Reproduce the listing that follows, line for line.

■ Given entries ■
::::::::::
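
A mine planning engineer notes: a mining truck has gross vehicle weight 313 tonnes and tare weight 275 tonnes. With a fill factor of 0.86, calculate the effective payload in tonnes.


Maximum payload = gross - tare
= 313 - 275 = 38 tonnes
Effective payload = max payload * fill factor
= 38 * 0.86
= 32.68 tonnes

32.68 tonnes


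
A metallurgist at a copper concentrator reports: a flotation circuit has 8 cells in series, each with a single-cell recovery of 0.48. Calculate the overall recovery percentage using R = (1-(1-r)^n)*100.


Complement of single-cell recovery:
1 - r = 1 - 0.48 = 0.52
Raise to power n:
(1 - r)^8 = 0.52^8 = 0.005345972853
Overall recovery:
R = (1 - 0.005345972853) * 100
= 99.4654%

99.4654%


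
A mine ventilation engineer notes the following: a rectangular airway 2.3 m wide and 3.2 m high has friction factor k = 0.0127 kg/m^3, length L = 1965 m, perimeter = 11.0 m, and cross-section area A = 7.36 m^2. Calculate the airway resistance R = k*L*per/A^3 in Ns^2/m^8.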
::::::::::
■ Solution to the problem ■
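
A mine planning engineer notes: a mining truck has gross vehicle weight 313 tonnes and tare weight 275 tonnes. With a fill factor of 0.86, calculate the effective payload in tonnes.


Maximum payload = gross - tare
= 313 - 275 = 38 tonnes
Effective payload = max payload * fill factor
= 38 * 0.86
= 32.68 tonnes

32.68 tonnes


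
A metallurgist at a copper concentrator reports: a flotation circuit has 8 cells in series, each with a single-cell recovery of 0.48. Calculate the overall recovery percentage using R = (1-(1-r)^n)*100.


Complement of single-cell recovery:
1 - r = 1 - 0.48 = 0.52
Raise to power n:
(1 - r)^8 = 0.52^8 = 0.005345972853
Overall recovery:
R = (1 - 0.005345972853) * 100
= 99.4654%

99.4654%


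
A mine ventilation engineer notes the following: a rectangular airway 2.3 m wide and 3.2 m high has friction factor k = 0.0127 kg/m^3, length L = 1965 m, perimeter = 11.0 m, and cross-section area A = 7.36 m^2. Calculate the airway resistance R = k*L*per/A^3 in Ns^2/m^8.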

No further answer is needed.